* _TASK_
In the entries below, which lines run from the one containing "Answer: 124161050062/187 ≈ 6.6396e+8" to the one containing "Answer: 2981/4319 ≈ 0.69021"? Copy exactly those lines, ends included, and no others.

Dataset records:
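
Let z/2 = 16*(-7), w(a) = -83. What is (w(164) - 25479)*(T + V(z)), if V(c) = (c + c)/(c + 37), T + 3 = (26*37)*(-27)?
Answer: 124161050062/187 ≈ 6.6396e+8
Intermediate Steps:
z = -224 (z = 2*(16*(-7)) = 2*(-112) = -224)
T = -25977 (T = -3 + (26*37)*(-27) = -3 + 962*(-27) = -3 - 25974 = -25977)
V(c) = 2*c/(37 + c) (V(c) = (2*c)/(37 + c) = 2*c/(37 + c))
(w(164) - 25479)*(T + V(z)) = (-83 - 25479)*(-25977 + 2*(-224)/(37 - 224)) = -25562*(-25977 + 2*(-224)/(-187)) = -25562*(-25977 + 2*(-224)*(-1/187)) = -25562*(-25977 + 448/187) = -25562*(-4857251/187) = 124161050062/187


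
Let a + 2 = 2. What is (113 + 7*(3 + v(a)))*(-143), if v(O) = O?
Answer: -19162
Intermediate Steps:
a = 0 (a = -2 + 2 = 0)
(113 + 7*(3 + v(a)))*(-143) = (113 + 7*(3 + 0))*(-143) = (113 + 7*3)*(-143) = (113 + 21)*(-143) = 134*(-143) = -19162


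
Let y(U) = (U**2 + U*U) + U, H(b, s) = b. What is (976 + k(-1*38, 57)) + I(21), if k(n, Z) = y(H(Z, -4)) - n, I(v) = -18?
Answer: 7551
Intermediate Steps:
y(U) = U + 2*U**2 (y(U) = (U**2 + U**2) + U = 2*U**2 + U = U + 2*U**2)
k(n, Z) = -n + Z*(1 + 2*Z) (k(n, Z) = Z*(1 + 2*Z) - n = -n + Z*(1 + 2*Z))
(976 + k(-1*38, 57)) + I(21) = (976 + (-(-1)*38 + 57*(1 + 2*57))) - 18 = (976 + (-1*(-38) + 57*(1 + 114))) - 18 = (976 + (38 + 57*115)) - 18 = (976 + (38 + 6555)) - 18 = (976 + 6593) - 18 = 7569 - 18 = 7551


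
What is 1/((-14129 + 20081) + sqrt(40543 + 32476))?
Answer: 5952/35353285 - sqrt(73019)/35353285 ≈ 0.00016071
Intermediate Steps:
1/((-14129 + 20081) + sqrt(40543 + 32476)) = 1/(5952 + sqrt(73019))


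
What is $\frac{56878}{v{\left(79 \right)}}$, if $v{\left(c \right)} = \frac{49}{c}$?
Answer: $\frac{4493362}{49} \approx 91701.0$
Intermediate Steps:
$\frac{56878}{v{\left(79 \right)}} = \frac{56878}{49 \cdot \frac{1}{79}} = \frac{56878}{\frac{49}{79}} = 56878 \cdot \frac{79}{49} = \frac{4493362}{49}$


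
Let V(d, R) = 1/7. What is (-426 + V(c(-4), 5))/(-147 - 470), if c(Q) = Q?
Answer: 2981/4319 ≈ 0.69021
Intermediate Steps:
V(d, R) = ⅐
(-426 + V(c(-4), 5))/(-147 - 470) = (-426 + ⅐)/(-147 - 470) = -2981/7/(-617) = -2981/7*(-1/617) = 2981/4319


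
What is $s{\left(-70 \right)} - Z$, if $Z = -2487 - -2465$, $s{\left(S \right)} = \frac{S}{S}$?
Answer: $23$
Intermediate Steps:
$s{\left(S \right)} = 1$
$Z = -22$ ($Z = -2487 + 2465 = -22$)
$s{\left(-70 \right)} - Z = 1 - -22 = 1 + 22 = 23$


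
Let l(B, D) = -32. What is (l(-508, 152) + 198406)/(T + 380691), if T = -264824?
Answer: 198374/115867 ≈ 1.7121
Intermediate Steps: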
--
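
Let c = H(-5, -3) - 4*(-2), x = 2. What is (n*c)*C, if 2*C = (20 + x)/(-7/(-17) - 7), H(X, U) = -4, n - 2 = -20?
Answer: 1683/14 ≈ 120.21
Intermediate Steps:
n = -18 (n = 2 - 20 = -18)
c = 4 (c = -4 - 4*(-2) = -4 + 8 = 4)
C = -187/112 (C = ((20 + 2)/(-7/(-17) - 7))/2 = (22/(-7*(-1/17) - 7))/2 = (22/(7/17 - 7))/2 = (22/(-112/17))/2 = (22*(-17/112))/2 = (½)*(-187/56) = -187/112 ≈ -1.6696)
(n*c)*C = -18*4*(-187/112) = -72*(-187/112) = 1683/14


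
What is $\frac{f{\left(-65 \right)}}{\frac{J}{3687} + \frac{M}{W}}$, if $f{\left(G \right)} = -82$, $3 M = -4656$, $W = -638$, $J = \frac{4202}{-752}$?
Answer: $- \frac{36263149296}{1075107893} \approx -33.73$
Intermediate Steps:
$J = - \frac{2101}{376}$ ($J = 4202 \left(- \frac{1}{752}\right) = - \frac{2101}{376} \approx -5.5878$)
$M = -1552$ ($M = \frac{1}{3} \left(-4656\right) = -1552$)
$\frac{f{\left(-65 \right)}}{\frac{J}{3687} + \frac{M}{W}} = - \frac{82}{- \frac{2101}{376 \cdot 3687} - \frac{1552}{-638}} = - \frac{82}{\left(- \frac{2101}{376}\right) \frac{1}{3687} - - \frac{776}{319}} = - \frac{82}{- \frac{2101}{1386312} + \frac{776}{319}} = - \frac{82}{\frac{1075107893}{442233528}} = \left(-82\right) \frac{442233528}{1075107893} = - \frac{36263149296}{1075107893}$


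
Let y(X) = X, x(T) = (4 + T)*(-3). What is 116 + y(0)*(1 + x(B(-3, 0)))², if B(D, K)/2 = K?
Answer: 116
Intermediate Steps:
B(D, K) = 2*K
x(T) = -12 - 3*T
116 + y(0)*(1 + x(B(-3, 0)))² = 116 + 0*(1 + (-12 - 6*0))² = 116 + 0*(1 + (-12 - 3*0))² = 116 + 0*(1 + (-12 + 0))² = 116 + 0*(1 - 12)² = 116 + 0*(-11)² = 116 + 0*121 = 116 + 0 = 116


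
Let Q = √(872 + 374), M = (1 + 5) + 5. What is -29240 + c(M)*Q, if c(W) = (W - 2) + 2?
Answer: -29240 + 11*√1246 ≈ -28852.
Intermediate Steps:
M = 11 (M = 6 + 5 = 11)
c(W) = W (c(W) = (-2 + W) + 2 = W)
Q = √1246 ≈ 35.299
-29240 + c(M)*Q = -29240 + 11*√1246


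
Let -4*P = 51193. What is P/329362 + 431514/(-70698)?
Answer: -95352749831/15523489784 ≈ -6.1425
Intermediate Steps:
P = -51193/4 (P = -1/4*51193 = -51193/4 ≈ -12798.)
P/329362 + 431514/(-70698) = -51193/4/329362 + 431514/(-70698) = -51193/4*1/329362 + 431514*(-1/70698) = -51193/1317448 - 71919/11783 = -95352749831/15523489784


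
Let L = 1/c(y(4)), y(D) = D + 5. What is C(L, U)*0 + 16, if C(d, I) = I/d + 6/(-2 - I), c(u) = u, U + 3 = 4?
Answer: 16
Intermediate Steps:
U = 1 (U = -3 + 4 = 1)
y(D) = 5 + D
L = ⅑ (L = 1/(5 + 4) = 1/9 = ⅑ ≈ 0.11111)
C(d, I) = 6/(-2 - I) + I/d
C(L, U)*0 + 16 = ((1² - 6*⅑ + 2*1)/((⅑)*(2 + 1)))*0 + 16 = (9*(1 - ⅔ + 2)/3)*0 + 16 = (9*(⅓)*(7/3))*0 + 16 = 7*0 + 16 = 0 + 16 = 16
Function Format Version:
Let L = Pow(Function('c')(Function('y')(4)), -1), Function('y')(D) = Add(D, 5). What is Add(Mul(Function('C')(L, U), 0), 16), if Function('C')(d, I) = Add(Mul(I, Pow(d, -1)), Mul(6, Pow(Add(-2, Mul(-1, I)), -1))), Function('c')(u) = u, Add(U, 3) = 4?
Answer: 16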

* _WRITTEN ANSWER_
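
Answer: 124161050062/187 ≈ 6.6396e+8
Intermediate Steps:
z = -224 (z = 2*(16*(-7)) = 2*(-112) = -224)
T = -25977 (T = -3 + (26*37)*(-27) = -3 + 962*(-27) = -3 - 25974 = -25977)
V(c) = 2*c/(37 + c) (V(c) = (2*c)/(37 + c) = 2*c/(37 + c))
(w(164) - 25479)*(T + V(z)) = (-83 - 25479)*(-25977 + 2*(-224)/(37 - 224)) = -25562*(-25977 + 2*(-224)/(-187)) = -25562*(-25977 + 2*(-224)*(-1/187)) = -25562*(-25977 + 448/187) = -25562*(-4857251/187) = 124161050062/187


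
Let a + 2 = 2. What is (113 + 7*(3 + v(a)))*(-143), if v(O) = O?
Answer: -19162
Intermediate Steps:
a = 0 (a = -2 + 2 = 0)
(113 + 7*(3 + v(a)))*(-143) = (113 + 7*(3 + 0))*(-143) = (113 + 7*3)*(-143) = (113 + 21)*(-143) = 134*(-143) = -19162


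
Let y(U) = (U**2 + U*U) + U, H(b, s) = b. What is (976 + k(-1*38, 57)) + I(21), if k(n, Z) = y(H(Z, -4)) - n, I(v) = -18?
Answer: 7551
Intermediate Steps:
y(U) = U + 2*U**2 (y(U) = (U**2 + U**2) + U = 2*U**2 + U = U + 2*U**2)
k(n, Z) = -n + Z*(1 + 2*Z) (k(n, Z) = Z*(1 + 2*Z) - n = -n + Z*(1 + 2*Z))
(976 + k(-1*38, 57)) + I(21) = (976 + (-(-1)*38 + 57*(1 + 2*57))) - 18 = (976 + (-1*(-38) + 57*(1 + 114))) - 18 = (976 + (38 + 57*115)) - 18 = (976 + (38 + 6555)) - 18 = (976 + 6593) - 18 = 7569 - 18 = 7551


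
What is 1/((-14129 + 20081) + sqrt(40543 + 32476))?
Answer: 5952/35353285 - sqrt(73019)/35353285 ≈ 0.00016071
Intermediate Steps:
1/((-14129 + 20081) + sqrt(40543 + 32476)) = 1/(5952 + sqrt(73019))


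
What is $\frac{56878}{v{\left(79 \right)}}$, if $v{\left(c \right)} = \frac{49}{c}$?
Answer: $\frac{4493362}{49} \approx 91701.0$
Intermediate Steps:
$\frac{56878}{v{\left(79 \right)}} = \frac{56878}{49 \cdot \frac{1}{79}} = \frac{56878}{\frac{49}{79}} = 56878 \cdot \frac{79}{49} = \frac{4493362}{49}$


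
Let V(d, R) = 1/7. What is (-426 + V(c(-4), 5))/(-147 - 470), if c(Q) = Q?
Answer: 2981/4319 ≈ 0.69021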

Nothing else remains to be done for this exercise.